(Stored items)
☆ ☆ ☆ ☆ ☆

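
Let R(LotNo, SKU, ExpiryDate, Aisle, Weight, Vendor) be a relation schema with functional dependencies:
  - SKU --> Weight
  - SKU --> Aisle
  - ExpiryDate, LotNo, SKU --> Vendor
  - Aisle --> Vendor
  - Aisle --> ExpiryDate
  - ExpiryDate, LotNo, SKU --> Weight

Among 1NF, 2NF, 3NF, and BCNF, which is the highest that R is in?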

☆ ☆ ☆ ☆ ☆

Task statement: Extract all of the data shown above without alteration.

Answer below:
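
Let R(LotNo, SKU, ExpiryDate, Aisle, Weight, Vendor) be a relation schema with functional dependencies:
  - SKU --> Weight
  - SKU --> Aisle
  - ExpiryDate, LotNo, SKU --> Vendor
  - Aisle --> Vendor
  - Aisle --> ExpiryDate
  - ExpiryDate, LotNo, SKU --> Weight

Among 1NF, 2NF, 3NF, and BCNF, which is the highest that R is in?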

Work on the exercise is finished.